» **What is required**
Your output must match the records exactly, line for line.

[Data entries]
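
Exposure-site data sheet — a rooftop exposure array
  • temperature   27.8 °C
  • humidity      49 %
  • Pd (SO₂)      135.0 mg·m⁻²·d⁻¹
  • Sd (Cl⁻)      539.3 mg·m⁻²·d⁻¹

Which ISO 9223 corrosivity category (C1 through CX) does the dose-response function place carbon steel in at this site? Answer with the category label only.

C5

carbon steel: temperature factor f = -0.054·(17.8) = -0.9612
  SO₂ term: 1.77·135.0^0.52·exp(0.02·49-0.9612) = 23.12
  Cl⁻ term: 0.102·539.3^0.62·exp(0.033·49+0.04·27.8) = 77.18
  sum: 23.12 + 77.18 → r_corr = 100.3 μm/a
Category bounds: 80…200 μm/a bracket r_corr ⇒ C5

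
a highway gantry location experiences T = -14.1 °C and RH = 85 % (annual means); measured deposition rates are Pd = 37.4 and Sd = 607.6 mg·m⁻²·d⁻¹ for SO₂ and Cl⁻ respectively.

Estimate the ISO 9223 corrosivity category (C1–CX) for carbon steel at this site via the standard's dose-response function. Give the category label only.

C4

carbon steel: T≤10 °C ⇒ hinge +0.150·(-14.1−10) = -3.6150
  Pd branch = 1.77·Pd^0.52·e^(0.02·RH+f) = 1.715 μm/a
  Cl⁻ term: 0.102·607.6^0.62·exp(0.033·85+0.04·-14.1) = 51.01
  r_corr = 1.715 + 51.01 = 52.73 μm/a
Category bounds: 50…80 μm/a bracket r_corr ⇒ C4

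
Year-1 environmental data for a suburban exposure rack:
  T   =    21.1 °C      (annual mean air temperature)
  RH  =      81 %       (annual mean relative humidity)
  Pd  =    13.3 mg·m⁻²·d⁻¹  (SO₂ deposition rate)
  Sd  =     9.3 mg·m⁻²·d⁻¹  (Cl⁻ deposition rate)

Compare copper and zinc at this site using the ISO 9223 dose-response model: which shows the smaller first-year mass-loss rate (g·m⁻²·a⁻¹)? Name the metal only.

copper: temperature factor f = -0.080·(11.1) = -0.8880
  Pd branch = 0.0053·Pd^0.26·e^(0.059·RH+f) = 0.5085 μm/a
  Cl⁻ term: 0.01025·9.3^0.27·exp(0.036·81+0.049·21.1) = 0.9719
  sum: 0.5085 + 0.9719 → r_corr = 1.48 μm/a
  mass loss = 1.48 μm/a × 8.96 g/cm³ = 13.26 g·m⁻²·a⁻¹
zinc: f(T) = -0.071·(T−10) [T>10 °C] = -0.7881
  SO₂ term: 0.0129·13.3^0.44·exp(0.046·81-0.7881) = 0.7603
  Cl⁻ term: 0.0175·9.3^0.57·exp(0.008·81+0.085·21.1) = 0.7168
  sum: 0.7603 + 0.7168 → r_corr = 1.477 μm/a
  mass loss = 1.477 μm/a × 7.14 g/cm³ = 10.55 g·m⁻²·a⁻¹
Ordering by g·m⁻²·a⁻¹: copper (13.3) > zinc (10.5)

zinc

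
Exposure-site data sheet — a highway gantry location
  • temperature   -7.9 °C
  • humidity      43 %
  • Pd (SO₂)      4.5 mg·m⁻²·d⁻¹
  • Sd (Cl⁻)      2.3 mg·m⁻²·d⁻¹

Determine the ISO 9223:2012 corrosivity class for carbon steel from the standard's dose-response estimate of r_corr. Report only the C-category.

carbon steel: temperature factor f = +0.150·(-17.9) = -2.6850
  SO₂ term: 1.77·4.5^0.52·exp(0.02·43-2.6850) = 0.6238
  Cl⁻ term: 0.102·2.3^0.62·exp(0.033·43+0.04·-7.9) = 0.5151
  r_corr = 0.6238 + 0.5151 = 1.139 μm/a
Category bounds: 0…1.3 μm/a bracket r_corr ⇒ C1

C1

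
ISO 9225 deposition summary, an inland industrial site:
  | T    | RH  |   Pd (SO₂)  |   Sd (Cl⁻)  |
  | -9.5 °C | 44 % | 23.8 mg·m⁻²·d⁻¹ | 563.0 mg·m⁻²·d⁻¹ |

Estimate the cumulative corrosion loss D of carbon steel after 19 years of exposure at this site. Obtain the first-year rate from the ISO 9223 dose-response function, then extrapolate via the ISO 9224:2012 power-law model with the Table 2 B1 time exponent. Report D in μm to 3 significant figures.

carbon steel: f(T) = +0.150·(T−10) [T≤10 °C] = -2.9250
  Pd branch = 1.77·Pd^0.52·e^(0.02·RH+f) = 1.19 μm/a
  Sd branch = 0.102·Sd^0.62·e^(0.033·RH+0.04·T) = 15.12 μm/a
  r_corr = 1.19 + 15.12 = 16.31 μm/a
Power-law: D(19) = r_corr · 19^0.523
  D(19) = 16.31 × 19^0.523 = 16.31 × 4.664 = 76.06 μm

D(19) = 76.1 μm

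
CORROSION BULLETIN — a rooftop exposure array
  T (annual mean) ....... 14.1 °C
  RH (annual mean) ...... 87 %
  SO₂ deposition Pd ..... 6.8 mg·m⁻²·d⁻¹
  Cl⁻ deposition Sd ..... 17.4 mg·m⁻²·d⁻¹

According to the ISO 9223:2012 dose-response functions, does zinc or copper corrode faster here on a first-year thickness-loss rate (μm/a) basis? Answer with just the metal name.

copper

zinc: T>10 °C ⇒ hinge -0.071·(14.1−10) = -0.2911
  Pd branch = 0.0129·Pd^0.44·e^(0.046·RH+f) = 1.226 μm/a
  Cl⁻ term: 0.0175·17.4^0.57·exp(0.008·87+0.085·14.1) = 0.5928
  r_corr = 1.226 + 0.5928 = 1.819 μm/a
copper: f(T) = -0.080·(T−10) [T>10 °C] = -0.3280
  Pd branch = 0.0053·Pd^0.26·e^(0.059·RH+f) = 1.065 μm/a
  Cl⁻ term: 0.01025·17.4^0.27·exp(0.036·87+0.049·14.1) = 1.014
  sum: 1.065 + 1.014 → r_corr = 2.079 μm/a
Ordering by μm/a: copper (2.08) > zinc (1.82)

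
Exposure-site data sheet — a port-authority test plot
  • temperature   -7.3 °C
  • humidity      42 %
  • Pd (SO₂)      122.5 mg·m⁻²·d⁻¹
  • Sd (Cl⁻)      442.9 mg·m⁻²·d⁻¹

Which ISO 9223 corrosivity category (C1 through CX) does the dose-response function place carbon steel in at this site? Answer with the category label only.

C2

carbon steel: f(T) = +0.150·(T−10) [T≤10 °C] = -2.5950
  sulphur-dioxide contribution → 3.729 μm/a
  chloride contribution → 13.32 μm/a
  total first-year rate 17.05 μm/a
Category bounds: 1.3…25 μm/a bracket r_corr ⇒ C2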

» **Solution to the problem**
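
Exposure-site data sheet — a rooftop exposure array
  • temperature   27.8 °C
  • humidity      49 %
  • Pd (SO₂)      135.0 mg·m⁻²·d⁻¹
  • Sd (Cl⁻)      539.3 mg·m⁻²·d⁻¹

Which ISO 9223 corrosivity category (C1 through CX) does the dose-response function place carbon steel in at this site? Answer with the category label only.

C5

carbon steel: temperature factor f = -0.054·(17.8) = -0.9612
  SO₂ term: 1.77·135.0^0.52·exp(0.02·49-0.9612) = 23.12
  Cl⁻ term: 0.102·539.3^0.62·exp(0.033·49+0.04·27.8) = 77.18
  sum: 23.12 + 77.18 → r_corr = 100.3 μm/a
Category bounds: 80…200 μm/a bracket r_corr ⇒ C5

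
a highway gantry location experiences T = -14.1 °C and RH = 85 % (annual means); measured deposition rates are Pd = 37.4 and Sd = 607.6 mg·m⁻²·d⁻¹ for SO₂ and Cl⁻ respectively.

Estimate the ISO 9223 corrosivity category (C1–CX) for carbon steel at this site via the standard's dose-response function. Give the category label only.

C4

carbon steel: T≤10 °C ⇒ hinge +0.150·(-14.1−10) = -3.6150
  Pd branch = 1.77·Pd^0.52·e^(0.02·RH+f) = 1.715 μm/a
  Cl⁻ term: 0.102·607.6^0.62·exp(0.033·85+0.04·-14.1) = 51.01
  r_corr = 1.715 + 51.01 = 52.73 μm/a
Category bounds: 50…80 μm/a bracket r_corr ⇒ C4

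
Year-1 environmental data for a suburban exposure rack:
  T   =    21.1 °C      (annual mean air temperature)
  RH  =      81 %       (annual mean relative humidity)
  Pd  =    13.3 mg·m⁻²·d⁻¹  (SO₂ deposition rate)
  Sd  =     9.3 mg·m⁻²·d⁻¹  (Cl⁻ deposition rate)

Compare copper and zinc at this site using the ISO 9223 dose-response model: which shows the smaller first-year mass-loss rate (g·m⁻²·a⁻¹)? Name the metal only.

copper: temperature factor f = -0.080·(11.1) = -0.8880
  Pd branch = 0.0053·Pd^0.26·e^(0.059·RH+f) = 0.5085 μm/a
  Cl⁻ term: 0.01025·9.3^0.27·exp(0.036·81+0.049·21.1) = 0.9719
  sum: 0.5085 + 0.9719 → r_corr = 1.48 μm/a
  mass loss = 1.48 μm/a × 8.96 g/cm³ = 13.26 g·m⁻²·a⁻¹
zinc: f(T) = -0.071·(T−10) [T>10 °C] = -0.7881
  SO₂ term: 0.0129·13.3^0.44·exp(0.046·81-0.7881) = 0.7603
  Cl⁻ term: 0.0175·9.3^0.57·exp(0.008·81+0.085·21.1) = 0.7168
  sum: 0.7603 + 0.7168 → r_corr = 1.477 μm/a
  mass loss = 1.477 μm/a × 7.14 g/cm³ = 10.55 g·m⁻²·a⁻¹
Ordering by g·m⁻²·a⁻¹: copper (13.3) > zinc (10.5)

zinc

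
Exposure-site data sheet — a highway gantry location
  • temperature   -7.9 °C
  • humidity      43 %
  • Pd (SO₂)      4.5 mg·m⁻²·d⁻¹
  • Sd (Cl⁻)      2.3 mg·m⁻²·d⁻¹

Determine the ISO 9223:2012 corrosivity class for carbon steel from the standard's dose-response estimate of r_corr. Report only the C-category.

carbon steel: temperature factor f = +0.150·(-17.9) = -2.6850
  SO₂ term: 1.77·4.5^0.52·exp(0.02·43-2.6850) = 0.6238
  Cl⁻ term: 0.102·2.3^0.62·exp(0.033·43+0.04·-7.9) = 0.5151
  r_corr = 0.6238 + 0.5151 = 1.139 μm/a
Category bounds: 0…1.3 μm/a bracket r_corr ⇒ C1

C1

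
ISO 9225 deposition summary, an inland industrial site:
  | T    | RH  |   Pd (SO₂)  |   Sd (Cl⁻)  |
  | -9.5 °C | 44 % | 23.8 mg·m⁻²·d⁻¹ | 563.0 mg·m⁻²·d⁻¹ |

Estimate the cumulative corrosion loss D of carbon steel after 19 years of exposure at this site. Obtain the first-year rate from the ISO 9223 dose-response function, then extrapolate via the ISO 9224:2012 power-law model with the Table 2 B1 time exponent. Report D in μm to 3 significant figures.

carbon steel: f(T) = +0.150·(T−10) [T≤10 °C] = -2.9250
  Pd branch = 1.77·Pd^0.52·e^(0.02·RH+f) = 1.19 μm/a
  Sd branch = 0.102·Sd^0.62·e^(0.033·RH+0.04·T) = 15.12 μm/a
  r_corr = 1.19 + 15.12 = 16.31 μm/a
Power-law: D(19) = r_corr · 19^0.523
  D(19) = 16.31 × 19^0.523 = 16.31 × 4.664 = 76.06 μm

D(19) = 76.1 μm

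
CORROSION BULLETIN — a rooftop exposure array
  T (annual mean) ....... 14.1 °C
  RH (annual mean) ...... 87 %
  SO₂ deposition Pd ..... 6.8 mg·m⁻²·d⁻¹
  Cl⁻ deposition Sd ..... 17.4 mg·m⁻²·d⁻¹

According to the ISO 9223:2012 dose-response functions, does zinc or copper corrode faster here on a first-year thickness-loss rate (μm/a) basis? Answer with just the metal name.

copper

zinc: T>10 °C ⇒ hinge -0.071·(14.1−10) = -0.2911
  Pd branch = 0.0129·Pd^0.44·e^(0.046·RH+f) = 1.226 μm/a
  Cl⁻ term: 0.0175·17.4^0.57·exp(0.008·87+0.085·14.1) = 0.5928
  r_corr = 1.226 + 0.5928 = 1.819 μm/a
copper: f(T) = -0.080·(T−10) [T>10 °C] = -0.3280
  Pd branch = 0.0053·Pd^0.26·e^(0.059·RH+f) = 1.065 μm/a
  Cl⁻ term: 0.01025·17.4^0.27·exp(0.036·87+0.049·14.1) = 1.014
  sum: 1.065 + 1.014 → r_corr = 2.079 μm/a
Ordering by μm/a: copper (2.08) > zinc (1.82)

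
Exposure-site data sheet — a port-authority test plot
  • temperature   -7.3 °C
  • humidity      42 %
  • Pd (SO₂)      122.5 mg·m⁻²·d⁻¹
  • Sd (Cl⁻)      442.9 mg·m⁻²·d⁻¹

Which ISO 9223 corrosivity category (C1 through CX) does the dose-response function place carbon steel in at this site? Answer with the category label only.

C2

carbon steel: f(T) = +0.150·(T−10) [T≤10 °C] = -2.5950
  sulphur-dioxide contribution → 3.729 μm/a
  chloride contribution → 13.32 μm/a
  total first-year rate 17.05 μm/a
Category bounds: 1.3…25 μm/a bracket r_corr ⇒ C2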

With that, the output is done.